Items from a dataset
# # # # # # #

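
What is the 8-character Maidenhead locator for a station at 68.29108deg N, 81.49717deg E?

Offset from 180°W / 90°S: lon 261.49717°, lat 158.29108°.
Field (20°×10°, letters A–R): lon ⌊261.49717/20⌋ = 13 → N; lat ⌊158.29108/10⌋ = 15 → P.
Square (2°×1°, digits 0–9): lon ⌊1.49717/2⌋ = 0; lat ⌊8.29108/1⌋ = 8.
Subsquare (5′×2.5′, letters a–x): lon ⌊1.49717/0.0833333⌋ = 17 → r; lat ⌊0.29108/0.0416667⌋ = 6 → g.
Extended square (30″×15″, digits 0–9): lon ⌊0.08050/0.00833333⌋ = 9; lat ⌊0.04108/0.00416667⌋ = 9.

NP08rg99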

# # # # # # #

→ **Assignment**:
In full and without deviation, reproduce the entries above.

→ **Exercise answer**:
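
What is the 8-character Maidenhead locator for a station at 68.29108deg N, 81.49717deg E?

Offset from 180°W / 90°S: lon 261.49717°, lat 158.29108°.
Field (20°×10°, letters A–R): lon ⌊261.49717/20⌋ = 13 → N; lat ⌊158.29108/10⌋ = 15 → P.
Square (2°×1°, digits 0–9): lon ⌊1.49717/2⌋ = 0; lat ⌊8.29108/1⌋ = 8.
Subsquare (5′×2.5′, letters a–x): lon ⌊1.49717/0.0833333⌋ = 17 → r; lat ⌊0.29108/0.0416667⌋ = 6 → g.
Extended square (30″×15″, digits 0–9): lon ⌊0.08050/0.00833333⌋ = 9; lat ⌊0.04108/0.00416667⌋ = 9.

NP08rg99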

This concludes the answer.